• [Required action]: The expected reply is all of the data, returned exactly.

• [Data for processing]:
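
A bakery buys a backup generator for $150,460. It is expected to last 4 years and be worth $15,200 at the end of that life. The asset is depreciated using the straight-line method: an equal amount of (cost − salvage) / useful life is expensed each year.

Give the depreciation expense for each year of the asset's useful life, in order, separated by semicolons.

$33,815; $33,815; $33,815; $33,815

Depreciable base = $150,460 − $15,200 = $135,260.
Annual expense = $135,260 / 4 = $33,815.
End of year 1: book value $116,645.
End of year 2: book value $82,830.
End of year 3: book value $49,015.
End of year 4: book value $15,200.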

• [Answer below]:
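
A bakery buys a backup generator for $150,460. It is expected to last 4 years and be worth $15,200 at the end of that life. The asset is depreciated using the straight-line method: an equal amount of (cost − salvage) / useful life is expensed each year.

Give the depreciation expense for each year of the asset's useful life, in order, separated by semicolons.

$33,815; $33,815; $33,815; $33,815

Depreciable base = $150,460 − $15,200 = $135,260.
Annual expense = $135,260 / 4 = $33,815.
End of year 1: book value $116,645.
End of year 2: book value $82,830.
End of year 3: book value $49,015.
End of year 4: book value $15,200.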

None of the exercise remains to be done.